■ TO DO:
Your answer should restate each line of the data below word for word.

■ INPUT DATA:
☆ ☆ ☆ ☆

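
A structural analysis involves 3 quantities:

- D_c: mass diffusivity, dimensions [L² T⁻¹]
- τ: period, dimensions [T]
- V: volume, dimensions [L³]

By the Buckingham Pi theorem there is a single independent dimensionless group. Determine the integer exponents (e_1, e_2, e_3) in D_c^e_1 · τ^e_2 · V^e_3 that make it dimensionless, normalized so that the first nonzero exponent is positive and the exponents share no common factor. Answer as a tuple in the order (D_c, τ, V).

(3, 3, -2)

L: e_1·(2) + e_2·(0) + e_3·(3) = 0
T: e_1·(-1) + e_2·(1) + e_3·(0) = 0
Solving this homogeneous linear system for the smallest-integer solution (first nonzero entry positive) gives (3, 3, -2).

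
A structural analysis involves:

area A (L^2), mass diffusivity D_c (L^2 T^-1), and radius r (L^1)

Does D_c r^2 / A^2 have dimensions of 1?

no

Sum the exponent of each base dimension across the product:
  L: −2·[A]_L + [D_c]_L + 2·[r]_L = −2·(2) + (2) + 2·(1) = 0
  T: −2·[A]_T + [D_c]_T + 2·[r]_T = −2·(0) + (-1) + 2·(0) = -1
Net dimensions [T⁻¹] ≠ [1] — not dimensionless.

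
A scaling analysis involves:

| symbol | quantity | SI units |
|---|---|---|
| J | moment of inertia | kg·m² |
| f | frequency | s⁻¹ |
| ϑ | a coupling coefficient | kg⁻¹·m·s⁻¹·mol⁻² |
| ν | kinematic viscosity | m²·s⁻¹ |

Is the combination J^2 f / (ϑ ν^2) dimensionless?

Sum the exponent of each base dimension across the product:
  M: 2·[J]_M + [f]_M − [ϑ]_M − 2·[ν]_M = 2·(1) + (0) − (-1) − 2·(0) = 3
  L: 2·[J]_L + [f]_L − [ϑ]_L − 2·[ν]_L = 2·(2) + (0) − (1) − 2·(2) = -1
  T: 2·[J]_T + [f]_T − [ϑ]_T − 2·[ν]_T = 2·(0) + (-1) − (-1) − 2·(-1) = 2
  N: 2·[J]_N + [f]_N − [ϑ]_N − 2·[ν]_N = 2·(0) + (0) − (-2) − 2·(0) = 2
Net dimensions [M³ L⁻¹ T² N²] ≠ [1] — not dimensionless.

no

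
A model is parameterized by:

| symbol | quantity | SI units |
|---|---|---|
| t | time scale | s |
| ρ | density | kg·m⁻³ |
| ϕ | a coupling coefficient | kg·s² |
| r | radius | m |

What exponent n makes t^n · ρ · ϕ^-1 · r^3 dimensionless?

2

Balance the T exponent: (1)·n from t, plus (0) − (2) + 3·(0) = -2 from the rest, must sum to zero.
n − 2 = 0, so n = 2.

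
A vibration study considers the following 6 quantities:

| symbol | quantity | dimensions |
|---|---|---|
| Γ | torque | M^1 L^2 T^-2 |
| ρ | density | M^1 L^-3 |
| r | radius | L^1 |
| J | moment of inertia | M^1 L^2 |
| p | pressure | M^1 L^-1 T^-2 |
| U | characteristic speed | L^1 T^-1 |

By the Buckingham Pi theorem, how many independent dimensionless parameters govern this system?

3

There are 6 variables and 3 base dimensions (M, L, T).
The dimension matrix has rank 3.
Independent dimensionless groups: 6 − 3 = 3.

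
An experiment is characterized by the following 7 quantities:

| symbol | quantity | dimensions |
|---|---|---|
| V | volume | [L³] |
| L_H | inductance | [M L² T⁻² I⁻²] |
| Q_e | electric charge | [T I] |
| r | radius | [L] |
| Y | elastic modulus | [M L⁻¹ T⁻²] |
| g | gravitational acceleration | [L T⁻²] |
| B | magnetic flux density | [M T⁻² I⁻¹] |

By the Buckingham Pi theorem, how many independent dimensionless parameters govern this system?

There are 7 variables and 4 base dimensions (M, L, T, I).
The dimension matrix has rank 4.
Independent dimensionless groups: 7 − 4 = 3.

3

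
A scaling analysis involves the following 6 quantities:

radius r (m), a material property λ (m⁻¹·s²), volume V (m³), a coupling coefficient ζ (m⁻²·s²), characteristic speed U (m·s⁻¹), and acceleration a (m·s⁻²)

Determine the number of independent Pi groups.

4

There are 6 variables and 2 base dimensions (L, T).
The dimension matrix has rank 2.
Independent dimensionless groups: 6 − 2 = 4.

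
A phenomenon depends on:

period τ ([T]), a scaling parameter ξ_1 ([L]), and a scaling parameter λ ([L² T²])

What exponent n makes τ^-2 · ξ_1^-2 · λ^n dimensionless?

Balance the L exponent: (2)·n from λ, plus −2·(0) − 2·(1) = -2 from the rest, must sum to zero.
2n − 2 = 0, so n = 1.

1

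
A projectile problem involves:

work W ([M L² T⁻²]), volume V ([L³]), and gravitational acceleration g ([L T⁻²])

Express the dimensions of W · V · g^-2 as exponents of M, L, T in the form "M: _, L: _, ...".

Collect each base-dimension exponent across the product:
  M: (1) + (0) − 2·(0) = 1
  L: (2) + (3) − 2·(1) = 3
  T: (-2) + (0) − 2·(-2) = 2
So the dimensions are [M L³ T²].

M: 1, L: 3, T: 2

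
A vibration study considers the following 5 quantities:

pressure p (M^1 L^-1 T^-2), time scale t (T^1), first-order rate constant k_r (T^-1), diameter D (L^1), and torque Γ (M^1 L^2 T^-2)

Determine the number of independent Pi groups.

2

There are 5 variables and 3 base dimensions (M, L, T).
The dimension matrix has rank 3.
Independent dimensionless groups: 5 − 3 = 2.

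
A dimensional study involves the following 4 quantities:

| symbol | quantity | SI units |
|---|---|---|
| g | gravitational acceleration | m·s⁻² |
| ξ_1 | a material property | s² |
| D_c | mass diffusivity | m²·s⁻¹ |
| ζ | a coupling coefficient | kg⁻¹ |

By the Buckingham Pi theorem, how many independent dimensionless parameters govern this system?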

☆ ☆ ☆ ☆

■ EXERCISE SOLUTION:
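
A structural analysis involves 3 quantities:

- D_c: mass diffusivity, dimensions [L² T⁻¹]
- τ: period, dimensions [T]
- V: volume, dimensions [L³]

By the Buckingham Pi theorem there is a single independent dimensionless group. Determine the integer exponents (e_1, e_2, e_3) in D_c^e_1 · τ^e_2 · V^e_3 that make it dimensionless, normalized so that the first nonzero exponent is positive and the exponents share no common factor. Answer as a tuple in the order (D_c, τ, V).

(3, 3, -2)

L: e_1·(2) + e_2·(0) + e_3·(3) = 0
T: e_1·(-1) + e_2·(1) + e_3·(0) = 0
Solving this homogeneous linear system for the smallest-integer solution (first nonzero entry positive) gives (3, 3, -2).

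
A structural analysis involves:

area A (L^2), mass diffusivity D_c (L^2 T^-1), and radius r (L^1)

Does D_c r^2 / A^2 have dimensions of 1?

no

Sum the exponent of each base dimension across the product:
  L: −2·[A]_L + [D_c]_L + 2·[r]_L = −2·(2) + (2) + 2·(1) = 0
  T: −2·[A]_T + [D_c]_T + 2·[r]_T = −2·(0) + (-1) + 2·(0) = -1
Net dimensions [T⁻¹] ≠ [1] — not dimensionless.

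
A scaling analysis involves:

| symbol | quantity | SI units |
|---|---|---|
| J | moment of inertia | kg·m² |
| f | frequency | s⁻¹ |
| ϑ | a coupling coefficient | kg⁻¹·m·s⁻¹·mol⁻² |
| ν | kinematic viscosity | m²·s⁻¹ |

Is the combination J^2 f / (ϑ ν^2) dimensionless?

Sum the exponent of each base dimension across the product:
  M: 2·[J]_M + [f]_M − [ϑ]_M − 2·[ν]_M = 2·(1) + (0) − (-1) − 2·(0) = 3
  L: 2·[J]_L + [f]_L − [ϑ]_L − 2·[ν]_L = 2·(2) + (0) − (1) − 2·(2) = -1
  T: 2·[J]_T + [f]_T − [ϑ]_T − 2·[ν]_T = 2·(0) + (-1) − (-1) − 2·(-1) = 2
  N: 2·[J]_N + [f]_N − [ϑ]_N − 2·[ν]_N = 2·(0) + (0) − (-2) − 2·(0) = 2
Net dimensions [M³ L⁻¹ T² N²] ≠ [1] — not dimensionless.

no

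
A model is parameterized by:

| symbol | quantity | SI units |
|---|---|---|
| t | time scale | s |
| ρ | density | kg·m⁻³ |
| ϕ | a coupling coefficient | kg·s² |
| r | radius | m |

What exponent n makes t^n · ρ · ϕ^-1 · r^3 dimensionless?

2

Balance the T exponent: (1)·n from t, plus (0) − (2) + 3·(0) = -2 from the rest, must sum to zero.
n − 2 = 0, so n = 2.

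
A vibration study considers the following 6 quantities:

| symbol | quantity | dimensions |
|---|---|---|
| Γ | torque | M^1 L^2 T^-2 |
| ρ | density | M^1 L^-3 |
| r | radius | L^1 |
| J | moment of inertia | M^1 L^2 |
| p | pressure | M^1 L^-1 T^-2 |
| U | characteristic speed | L^1 T^-1 |

By the Buckingham Pi theorem, how many independent dimensionless parameters govern this system?

3

There are 6 variables and 3 base dimensions (M, L, T).
The dimension matrix has rank 3.
Independent dimensionless groups: 6 − 3 = 3.

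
An experiment is characterized by the following 7 quantities:

| symbol | quantity | dimensions |
|---|---|---|
| V | volume | [L³] |
| L_H | inductance | [M L² T⁻² I⁻²] |
| Q_e | electric charge | [T I] |
| r | radius | [L] |
| Y | elastic modulus | [M L⁻¹ T⁻²] |
| g | gravitational acceleration | [L T⁻²] |
| B | magnetic flux density | [M T⁻² I⁻¹] |

By the Buckingham Pi theorem, how many independent dimensionless parameters govern this system?

There are 7 variables and 4 base dimensions (M, L, T, I).
The dimension matrix has rank 4.
Independent dimensionless groups: 7 − 4 = 3.

3

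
A scaling analysis involves the following 6 quantities:

radius r (m), a material property λ (m⁻¹·s²), volume V (m³), a coupling coefficient ζ (m⁻²·s²), characteristic speed U (m·s⁻¹), and acceleration a (m·s⁻²)

Determine the number of independent Pi groups.

4

There are 6 variables and 2 base dimensions (L, T).
The dimension matrix has rank 2.
Independent dimensionless groups: 6 − 2 = 4.

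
A phenomenon depends on:

period τ ([T]), a scaling parameter ξ_1 ([L]), and a scaling parameter λ ([L² T²])

What exponent n makes τ^-2 · ξ_1^-2 · λ^n dimensionless?

Balance the L exponent: (2)·n from λ, plus −2·(0) − 2·(1) = -2 from the rest, must sum to zero.
2n − 2 = 0, so n = 1.

1

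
A projectile problem involves:

work W ([M L² T⁻²]), volume V ([L³]), and gravitational acceleration g ([L T⁻²])

Express the dimensions of W · V · g^-2 as exponents of M, L, T in the form "M: _, L: _, ...".

Collect each base-dimension exponent across the product:
  M: (1) + (0) − 2·(0) = 1
  L: (2) + (3) − 2·(1) = 3
  T: (-2) + (0) − 2·(-2) = 2
So the dimensions are [M L³ T²].

M: 1, L: 3, T: 2

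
A vibration study considers the following 5 quantities:

pressure p (M^1 L^-1 T^-2), time scale t (T^1), first-order rate constant k_r (T^-1), diameter D (L^1), and torque Γ (M^1 L^2 T^-2)

Determine the number of independent Pi groups.

2

There are 5 variables and 3 base dimensions (M, L, T).
The dimension matrix has rank 3.
Independent dimensionless groups: 5 − 3 = 2.

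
A dimensional study involves the following 4 quantities:

| symbol | quantity | SI units |
|---|---|---|
| g | gravitational acceleration | m·s⁻² |
| ξ_1 | a material property | s² |
| D_c | mass diffusivity | m²·s⁻¹ |
| ζ | a coupling coefficient | kg⁻¹ |

By the Buckingham Pi theorem, how many independent dimensionless parameters govern this system?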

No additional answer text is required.